*TASK REQUIREMENTS*
Using the records below, copy every line that holds the string "grid".
##### THE DATA #####
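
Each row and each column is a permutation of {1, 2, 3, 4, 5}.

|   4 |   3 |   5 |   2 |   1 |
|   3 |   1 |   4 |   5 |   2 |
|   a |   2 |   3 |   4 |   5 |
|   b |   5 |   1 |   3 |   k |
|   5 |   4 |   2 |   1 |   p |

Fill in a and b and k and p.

a = 1, b = 2, k = 4, p = 3

For row 5, column 5: row 5 already has {1, 2, 4, 5}; that leaves 3.
For row 3, column 1: row 3 already has {2, 3, 4, 5}; that leaves 1.
At (row 4, col 5): column 5 already has {1, 2, 3, 5}, so the value is 4.
Cell (4,1): row 4 already has {1, 3, 4, 5} → 2.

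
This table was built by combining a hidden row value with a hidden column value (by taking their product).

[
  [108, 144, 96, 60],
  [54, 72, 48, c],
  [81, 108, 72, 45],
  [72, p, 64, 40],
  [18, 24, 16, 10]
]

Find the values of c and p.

c = 30, p = 96

Each row is a constant multiple of every other row — this is a multiplication table with the headers hidden.
Row 2 is 54/108 = 1/2 times row 1, so its entry in column 4 is 60 × 1/2 = 30.
Row 4 is 72/108 = 2/3 times row 1, so its entry in column 2 is 144 × 2/3 = 96.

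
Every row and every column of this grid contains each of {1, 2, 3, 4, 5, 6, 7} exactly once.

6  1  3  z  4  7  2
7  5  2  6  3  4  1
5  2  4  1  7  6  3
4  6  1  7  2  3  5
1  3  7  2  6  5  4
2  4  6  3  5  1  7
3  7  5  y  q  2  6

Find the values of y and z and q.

At (row 1, col 4): row 1 already has {1, 2, 3, 4, 6, 7}, so the value is 5.
Cell (7,5): column 5 already has {2, 3, 4, 5, 6, 7} → 1.
For row 7, column 4: row 7 already has {1, 2, 3, 5, 6, 7}; that leaves 4.

y = 4, z = 5, q = 1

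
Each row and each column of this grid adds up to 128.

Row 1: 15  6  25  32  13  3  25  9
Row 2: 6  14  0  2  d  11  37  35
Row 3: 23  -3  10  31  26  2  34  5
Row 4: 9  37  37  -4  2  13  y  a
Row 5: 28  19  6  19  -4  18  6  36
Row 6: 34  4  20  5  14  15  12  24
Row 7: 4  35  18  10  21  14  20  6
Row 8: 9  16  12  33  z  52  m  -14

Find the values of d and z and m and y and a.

Column 8: 9 + 35 + 5 + 36 + 24 + 6 − 14 = 101, so its missing entry is 128 − 101 = 27.
Row 2: 6 + 14 + 0 + 2 + 11 + 37 + 35 = 105, so its missing entry is 128 − 105 = 23.
Column 5: 13 + 23 + 26 + 2 − 4 + 14 + 21 = 95, so its missing entry is 128 − 95 = 33.
Row 8: 9 + 16 + 12 + 33 + 33 + 52 − 14 = 141, so its missing entry is 128 − 141 = -13.
Row 4: 9 + 37 + 37 − 4 + 2 + 13 + 27 = 121, so its missing entry is 128 − 121 = 7.

d = 23, z = 33, m = -13, y = 7, a = 27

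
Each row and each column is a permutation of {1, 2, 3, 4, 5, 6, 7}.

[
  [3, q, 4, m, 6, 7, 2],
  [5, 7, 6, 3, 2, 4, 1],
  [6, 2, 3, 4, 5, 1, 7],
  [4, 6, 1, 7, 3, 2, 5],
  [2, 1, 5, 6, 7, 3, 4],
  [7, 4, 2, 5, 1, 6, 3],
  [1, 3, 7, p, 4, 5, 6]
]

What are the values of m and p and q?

m = 1, p = 2, q = 5

For row 1, column 2: column 2 already has {1, 2, 3, 4, 6, 7}; that leaves 5.
Cell (1,4): row 1 already has {2, 3, 4, 5, 6, 7} → 1.
Cell (7,4): row 7 already has {1, 3, 4, 5, 6, 7} → 2.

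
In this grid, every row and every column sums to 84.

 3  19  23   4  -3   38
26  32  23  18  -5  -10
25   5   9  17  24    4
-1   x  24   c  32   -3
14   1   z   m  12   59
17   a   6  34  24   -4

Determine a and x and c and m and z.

Row 6 has 17 + 6 + 34 + 24 − 4 = 77; the blank must be 84 − 77 = 7.
Column 2 has 19 + 32 + 5 + 1 + 7 = 64; the blank must be 84 − 64 = 20.
Column 3 has 23 + 23 + 9 + 24 + 6 = 85; the blank must be 84 − 85 = -1.
Row 5 has 14 + 1 − 1 + 12 + 59 = 85; the blank must be 84 − 85 = -1.
Row 4 has -1 + 20 + 24 + 32 − 3 = 72; the blank must be 84 − 72 = 12.

a = 7, x = 20, c = 12, m = -1, z = -1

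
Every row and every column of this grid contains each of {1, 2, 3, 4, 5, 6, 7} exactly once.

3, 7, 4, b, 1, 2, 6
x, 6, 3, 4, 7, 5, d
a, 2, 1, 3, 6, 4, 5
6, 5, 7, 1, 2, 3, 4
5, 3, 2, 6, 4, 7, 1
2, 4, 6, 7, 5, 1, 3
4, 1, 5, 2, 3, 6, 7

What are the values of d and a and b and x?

d = 2, a = 7, b = 5, x = 1

At (row 2, col 7): column 7 already has {1, 3, 4, 5, 6, 7}, so the value is 2.
At (row 2, col 1): row 2 already has {2, 3, 4, 5, 6, 7}, so the value is 1.
At (row 1, col 4): row 1 already has {1, 2, 3, 4, 6, 7}, so the value is 5.
For row 3, column 1: row 3 already has {1, 2, 3, 4, 5, 6}; that leaves 7.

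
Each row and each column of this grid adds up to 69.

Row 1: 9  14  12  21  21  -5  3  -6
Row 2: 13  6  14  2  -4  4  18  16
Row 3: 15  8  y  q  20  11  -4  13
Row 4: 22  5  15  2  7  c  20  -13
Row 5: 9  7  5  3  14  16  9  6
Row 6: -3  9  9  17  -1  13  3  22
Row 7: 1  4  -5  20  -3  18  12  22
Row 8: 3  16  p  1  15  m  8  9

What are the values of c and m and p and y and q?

c = 11, m = 1, p = 16, y = 3, q = 3

Column 4: 21 + 2 + 2 + 3 + 17 + 20 + 1 = 66, so its missing entry is 69 − 66 = 3.
Row 3: 15 + 8 + 3 + 20 + 11 − 4 + 13 = 66, so its missing entry is 69 − 66 = 3.
Column 3: 12 + 14 + 3 + 15 + 5 + 9 − 5 = 53, so its missing entry is 69 − 53 = 16.
Row 8: 3 + 16 + 16 + 1 + 15 + 8 + 9 = 68, so its missing entry is 69 − 68 = 1.
Row 4: 22 + 5 + 15 + 2 + 7 + 20 − 13 = 58, so its missing entry is 69 − 58 = 11.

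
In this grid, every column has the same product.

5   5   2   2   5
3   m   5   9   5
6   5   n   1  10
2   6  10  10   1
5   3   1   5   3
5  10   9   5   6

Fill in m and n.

Columns 1 and 5 each multiply to 4500, so every column has product 4500.
Column 2: 5×5×6×3×10 = 4500, so the missing entry is 4500 ÷ 4500 = 1.
Column 3: 2×5×10×1×9 = 900, so the missing entry is 4500 ÷ 900 = 5.

m = 1, n = 5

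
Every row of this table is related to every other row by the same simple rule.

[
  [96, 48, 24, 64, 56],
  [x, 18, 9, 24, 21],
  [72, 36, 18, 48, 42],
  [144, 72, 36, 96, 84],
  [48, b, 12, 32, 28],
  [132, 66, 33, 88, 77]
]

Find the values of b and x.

b = 24, x = 36

Each row is a constant multiple of every other row — this is a multiplication table with the headers hidden.
Row 5 is 12/24 = 1/2 times row 1, so its entry in column 2 is 48 × 1/2 = 24.
Row 2 is 9/24 = 3/8 times row 1, so its entry in column 1 is 96 × 3/8 = 36.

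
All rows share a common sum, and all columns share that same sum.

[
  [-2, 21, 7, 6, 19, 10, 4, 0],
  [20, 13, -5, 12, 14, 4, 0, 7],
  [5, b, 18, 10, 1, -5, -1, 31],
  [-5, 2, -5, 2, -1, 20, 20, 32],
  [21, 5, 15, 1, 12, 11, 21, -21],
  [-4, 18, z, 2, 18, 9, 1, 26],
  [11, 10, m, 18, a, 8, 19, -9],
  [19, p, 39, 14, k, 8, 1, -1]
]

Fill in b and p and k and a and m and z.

b = 6, p = -10, k = -5, a = 7, m = 1, z = -5

Rows 1 and 2 both sum to 65, so that's the common total.
Row 3: 5 + 18 + 10 + 1 − 5 − 1 + 31 = 59, so its missing entry is 65 − 59 = 6.
Column 2: 21 + 13 + 6 + 2 + 5 + 18 + 10 = 75, so its missing entry is 65 − 75 = -10.
Row 8: 19 − 10 + 39 + 14 + 8 + 1 − 1 = 70, so its missing entry is 65 − 70 = -5.
Column 5: 19 + 14 + 1 − 1 + 12 + 18 − 5 = 58, so its missing entry is 65 − 58 = 7.
Row 7: 11 + 10 + 18 + 7 + 8 + 19 − 9 = 64, so its missing entry is 65 − 64 = 1.
Row 6: -4 + 18 + 2 + 18 + 9 + 1 + 26 = 70, so its missing entry is 65 − 70 = -5.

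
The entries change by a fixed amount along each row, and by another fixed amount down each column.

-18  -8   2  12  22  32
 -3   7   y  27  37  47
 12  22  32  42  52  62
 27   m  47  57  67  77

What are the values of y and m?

y = 17, m = 37

Along each row the entries change by 10 per step; down each column they change by 15.
Row 2: from -3 at column 1, stepping by 10 to column 3 gives 17.
Row 4: from 27 at column 1, stepping by 10 to column 2 gives 37.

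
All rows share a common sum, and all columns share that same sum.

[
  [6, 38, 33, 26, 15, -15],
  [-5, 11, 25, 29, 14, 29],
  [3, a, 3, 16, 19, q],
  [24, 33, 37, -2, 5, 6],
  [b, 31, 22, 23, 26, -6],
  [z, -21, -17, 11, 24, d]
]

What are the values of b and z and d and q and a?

Rows 1 and 2 both sum to 103, so that's the common total.
Row 5: 31 + 22 + 23 + 26 − 6 = 96, so its missing entry is 103 − 96 = 7.
Column 2: 38 + 11 + 33 + 31 − 21 = 92, so its missing entry is 103 − 92 = 11.
Column 1: 6 − 5 + 3 + 24 + 7 = 35, so its missing entry is 103 − 35 = 68.
Row 6: 68 − 21 − 17 + 11 + 24 = 65, so its missing entry is 103 − 65 = 38.
Row 3: 3 + 11 + 3 + 16 + 19 = 52, so its missing entry is 103 − 52 = 51.

b = 7, z = 68, d = 38, q = 51, a = 11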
#####
*FINAL ANSWER*
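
Every row and every column of this grid contains each of {1, 2, 3, 4, 5, 6, 7} exactly once.
Each row and each column of this grid adds up to 128.
In this grid, every row and every column sums to 84.
Every row and every column of this grid contains each of {1, 2, 3, 4, 5, 6, 7} exactly once.
Each row and each column of this grid adds up to 69.
In this grid, every column has the same product.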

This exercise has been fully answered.